> **WHAT IS REQUIRED**
In the entries below, find every line with "Proteus" and copy it.

---------- SUPPLIED RECORDS

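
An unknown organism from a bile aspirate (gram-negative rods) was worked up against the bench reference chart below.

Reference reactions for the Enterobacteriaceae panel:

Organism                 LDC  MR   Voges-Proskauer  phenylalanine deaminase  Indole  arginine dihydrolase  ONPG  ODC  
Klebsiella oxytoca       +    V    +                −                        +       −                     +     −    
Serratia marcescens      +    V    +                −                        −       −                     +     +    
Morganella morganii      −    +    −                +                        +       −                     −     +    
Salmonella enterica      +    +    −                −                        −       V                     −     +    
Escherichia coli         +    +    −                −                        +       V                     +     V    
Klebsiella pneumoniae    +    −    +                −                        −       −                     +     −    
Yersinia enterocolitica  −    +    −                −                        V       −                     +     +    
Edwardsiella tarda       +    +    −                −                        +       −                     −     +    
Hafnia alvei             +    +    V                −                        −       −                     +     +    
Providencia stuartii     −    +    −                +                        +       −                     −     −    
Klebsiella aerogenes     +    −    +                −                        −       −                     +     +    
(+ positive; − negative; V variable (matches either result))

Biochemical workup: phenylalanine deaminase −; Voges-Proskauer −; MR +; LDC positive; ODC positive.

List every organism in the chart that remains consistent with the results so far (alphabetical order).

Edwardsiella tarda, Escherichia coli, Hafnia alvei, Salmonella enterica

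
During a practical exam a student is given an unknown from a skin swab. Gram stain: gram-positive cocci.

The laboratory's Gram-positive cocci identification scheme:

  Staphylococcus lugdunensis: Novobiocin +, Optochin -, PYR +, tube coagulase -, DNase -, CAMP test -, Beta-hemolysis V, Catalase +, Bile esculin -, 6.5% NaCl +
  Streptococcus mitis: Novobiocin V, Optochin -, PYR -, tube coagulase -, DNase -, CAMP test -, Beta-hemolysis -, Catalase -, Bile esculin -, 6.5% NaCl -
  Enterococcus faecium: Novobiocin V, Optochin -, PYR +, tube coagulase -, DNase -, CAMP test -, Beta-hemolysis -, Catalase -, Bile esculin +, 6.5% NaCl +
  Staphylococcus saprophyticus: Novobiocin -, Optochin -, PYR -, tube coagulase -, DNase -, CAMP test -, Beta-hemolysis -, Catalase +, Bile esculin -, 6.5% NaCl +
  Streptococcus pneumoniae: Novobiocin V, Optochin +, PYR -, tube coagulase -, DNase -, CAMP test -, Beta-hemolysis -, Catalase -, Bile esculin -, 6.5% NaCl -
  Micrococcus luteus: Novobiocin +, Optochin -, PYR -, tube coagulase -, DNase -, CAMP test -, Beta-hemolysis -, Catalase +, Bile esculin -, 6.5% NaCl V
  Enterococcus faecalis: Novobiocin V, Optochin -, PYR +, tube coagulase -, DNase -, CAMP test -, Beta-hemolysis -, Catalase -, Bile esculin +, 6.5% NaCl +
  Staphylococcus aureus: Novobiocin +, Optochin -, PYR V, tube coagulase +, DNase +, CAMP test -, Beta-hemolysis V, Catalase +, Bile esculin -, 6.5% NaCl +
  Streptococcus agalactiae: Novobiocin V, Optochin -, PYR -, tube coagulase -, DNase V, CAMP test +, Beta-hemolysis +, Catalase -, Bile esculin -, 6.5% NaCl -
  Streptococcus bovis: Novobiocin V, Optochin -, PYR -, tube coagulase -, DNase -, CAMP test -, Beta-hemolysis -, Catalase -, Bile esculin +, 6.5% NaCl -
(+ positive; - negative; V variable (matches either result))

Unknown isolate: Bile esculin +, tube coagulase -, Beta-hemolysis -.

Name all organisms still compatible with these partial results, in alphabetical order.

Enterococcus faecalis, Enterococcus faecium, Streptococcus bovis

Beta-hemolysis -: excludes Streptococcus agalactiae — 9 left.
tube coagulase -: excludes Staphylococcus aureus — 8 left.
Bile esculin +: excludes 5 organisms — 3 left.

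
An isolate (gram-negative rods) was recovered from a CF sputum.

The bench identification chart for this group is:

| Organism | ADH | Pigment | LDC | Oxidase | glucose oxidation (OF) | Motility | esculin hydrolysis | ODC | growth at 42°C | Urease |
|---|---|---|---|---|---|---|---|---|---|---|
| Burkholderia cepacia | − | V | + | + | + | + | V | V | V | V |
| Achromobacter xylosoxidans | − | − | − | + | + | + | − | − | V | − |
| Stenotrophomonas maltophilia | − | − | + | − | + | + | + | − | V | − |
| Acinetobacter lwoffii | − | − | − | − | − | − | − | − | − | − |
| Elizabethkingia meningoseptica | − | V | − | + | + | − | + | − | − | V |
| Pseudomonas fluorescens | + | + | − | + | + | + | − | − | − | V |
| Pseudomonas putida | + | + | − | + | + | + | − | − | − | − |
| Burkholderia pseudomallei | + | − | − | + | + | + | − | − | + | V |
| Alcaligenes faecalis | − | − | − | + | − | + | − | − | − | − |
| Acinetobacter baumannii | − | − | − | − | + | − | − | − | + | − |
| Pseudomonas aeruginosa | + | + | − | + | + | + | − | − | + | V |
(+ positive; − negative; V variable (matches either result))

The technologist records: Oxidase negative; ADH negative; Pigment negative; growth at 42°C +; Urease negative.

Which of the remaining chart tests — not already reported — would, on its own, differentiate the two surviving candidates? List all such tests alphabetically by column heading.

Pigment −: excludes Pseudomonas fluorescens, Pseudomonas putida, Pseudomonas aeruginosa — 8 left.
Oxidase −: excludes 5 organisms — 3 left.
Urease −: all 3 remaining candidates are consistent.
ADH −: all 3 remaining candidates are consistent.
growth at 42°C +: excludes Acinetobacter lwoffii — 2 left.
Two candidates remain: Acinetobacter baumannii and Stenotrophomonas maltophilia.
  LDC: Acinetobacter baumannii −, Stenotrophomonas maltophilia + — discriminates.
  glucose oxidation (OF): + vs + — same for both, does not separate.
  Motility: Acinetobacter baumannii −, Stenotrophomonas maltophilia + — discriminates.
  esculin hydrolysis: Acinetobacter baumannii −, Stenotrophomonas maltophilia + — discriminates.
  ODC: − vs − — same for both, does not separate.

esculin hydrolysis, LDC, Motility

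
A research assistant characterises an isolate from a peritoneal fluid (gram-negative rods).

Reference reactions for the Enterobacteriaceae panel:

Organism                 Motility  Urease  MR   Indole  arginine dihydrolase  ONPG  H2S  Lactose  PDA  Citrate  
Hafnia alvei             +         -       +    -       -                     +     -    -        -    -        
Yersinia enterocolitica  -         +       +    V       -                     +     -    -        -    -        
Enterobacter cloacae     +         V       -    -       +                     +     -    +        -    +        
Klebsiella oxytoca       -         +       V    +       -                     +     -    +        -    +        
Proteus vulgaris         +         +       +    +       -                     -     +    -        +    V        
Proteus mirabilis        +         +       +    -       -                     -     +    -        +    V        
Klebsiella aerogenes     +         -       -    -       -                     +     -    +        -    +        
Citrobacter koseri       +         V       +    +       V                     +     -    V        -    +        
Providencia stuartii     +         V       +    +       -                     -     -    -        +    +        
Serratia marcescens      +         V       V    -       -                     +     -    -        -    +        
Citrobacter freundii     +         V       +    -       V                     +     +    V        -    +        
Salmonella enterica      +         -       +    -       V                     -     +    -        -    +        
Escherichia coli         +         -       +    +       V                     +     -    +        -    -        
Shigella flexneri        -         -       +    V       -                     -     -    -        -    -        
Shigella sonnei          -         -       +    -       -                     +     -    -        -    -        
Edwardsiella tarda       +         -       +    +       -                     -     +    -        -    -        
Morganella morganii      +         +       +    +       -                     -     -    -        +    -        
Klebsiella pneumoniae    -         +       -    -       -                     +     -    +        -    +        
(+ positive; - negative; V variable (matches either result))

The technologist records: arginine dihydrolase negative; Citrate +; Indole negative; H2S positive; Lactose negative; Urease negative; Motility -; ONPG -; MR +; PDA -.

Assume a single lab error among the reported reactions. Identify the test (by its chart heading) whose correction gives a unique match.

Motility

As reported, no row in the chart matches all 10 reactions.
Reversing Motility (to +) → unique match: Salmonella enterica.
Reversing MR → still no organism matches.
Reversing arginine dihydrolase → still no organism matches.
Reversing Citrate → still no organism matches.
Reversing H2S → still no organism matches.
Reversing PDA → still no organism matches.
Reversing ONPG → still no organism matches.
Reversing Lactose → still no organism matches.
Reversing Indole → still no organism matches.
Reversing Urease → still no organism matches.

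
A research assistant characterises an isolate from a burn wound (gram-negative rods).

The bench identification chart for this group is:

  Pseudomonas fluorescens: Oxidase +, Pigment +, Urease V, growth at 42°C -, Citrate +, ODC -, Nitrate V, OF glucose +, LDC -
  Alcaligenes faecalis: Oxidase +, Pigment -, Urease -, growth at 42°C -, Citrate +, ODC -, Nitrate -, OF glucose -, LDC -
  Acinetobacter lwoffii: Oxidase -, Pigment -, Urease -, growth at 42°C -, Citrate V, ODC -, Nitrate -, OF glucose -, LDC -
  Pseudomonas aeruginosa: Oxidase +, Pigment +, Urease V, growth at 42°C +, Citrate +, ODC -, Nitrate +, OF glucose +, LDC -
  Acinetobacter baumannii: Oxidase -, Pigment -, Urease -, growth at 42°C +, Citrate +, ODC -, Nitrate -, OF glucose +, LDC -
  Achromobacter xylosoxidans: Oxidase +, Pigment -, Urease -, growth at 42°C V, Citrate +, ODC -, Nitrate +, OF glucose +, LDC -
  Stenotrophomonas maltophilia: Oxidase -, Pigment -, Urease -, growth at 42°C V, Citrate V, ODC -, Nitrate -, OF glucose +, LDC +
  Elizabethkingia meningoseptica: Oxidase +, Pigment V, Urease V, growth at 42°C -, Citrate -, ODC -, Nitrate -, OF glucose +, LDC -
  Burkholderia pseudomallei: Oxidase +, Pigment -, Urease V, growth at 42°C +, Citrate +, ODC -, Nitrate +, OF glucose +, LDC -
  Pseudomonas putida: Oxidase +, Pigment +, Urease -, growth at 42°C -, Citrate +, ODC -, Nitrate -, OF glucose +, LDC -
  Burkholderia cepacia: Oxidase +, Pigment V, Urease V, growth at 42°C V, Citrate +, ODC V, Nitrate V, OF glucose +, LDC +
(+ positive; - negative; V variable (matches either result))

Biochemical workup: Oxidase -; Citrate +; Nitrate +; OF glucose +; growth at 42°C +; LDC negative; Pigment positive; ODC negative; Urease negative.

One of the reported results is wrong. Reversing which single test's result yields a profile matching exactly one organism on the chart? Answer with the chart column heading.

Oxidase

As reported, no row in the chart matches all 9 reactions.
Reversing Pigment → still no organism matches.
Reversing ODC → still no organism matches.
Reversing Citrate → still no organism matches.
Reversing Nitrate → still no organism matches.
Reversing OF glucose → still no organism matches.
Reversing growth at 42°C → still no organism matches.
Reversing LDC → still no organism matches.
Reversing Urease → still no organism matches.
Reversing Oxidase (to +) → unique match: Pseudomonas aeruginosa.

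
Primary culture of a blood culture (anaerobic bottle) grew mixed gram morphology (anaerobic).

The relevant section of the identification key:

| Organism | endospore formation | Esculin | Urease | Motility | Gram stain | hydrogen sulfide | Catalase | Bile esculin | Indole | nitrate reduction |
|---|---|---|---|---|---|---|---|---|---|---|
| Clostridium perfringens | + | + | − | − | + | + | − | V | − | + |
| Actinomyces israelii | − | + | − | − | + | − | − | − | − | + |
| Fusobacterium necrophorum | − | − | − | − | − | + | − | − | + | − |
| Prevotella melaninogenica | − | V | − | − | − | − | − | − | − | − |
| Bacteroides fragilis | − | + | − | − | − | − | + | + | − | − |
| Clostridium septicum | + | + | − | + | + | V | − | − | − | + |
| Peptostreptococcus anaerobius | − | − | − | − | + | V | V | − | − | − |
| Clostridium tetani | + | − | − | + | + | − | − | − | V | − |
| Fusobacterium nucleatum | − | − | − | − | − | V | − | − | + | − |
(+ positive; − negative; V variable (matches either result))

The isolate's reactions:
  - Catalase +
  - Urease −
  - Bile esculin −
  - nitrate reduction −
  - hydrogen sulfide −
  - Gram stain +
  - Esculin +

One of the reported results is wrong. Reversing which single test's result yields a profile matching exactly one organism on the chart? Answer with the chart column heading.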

--------------------

> **EXPECTED ANSWER**
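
Proteus vulgaris         +         +       +    +       -                     -     +    -        +    V        
Proteus mirabilis        +         +       +    -       -                     -     +    -        +    V        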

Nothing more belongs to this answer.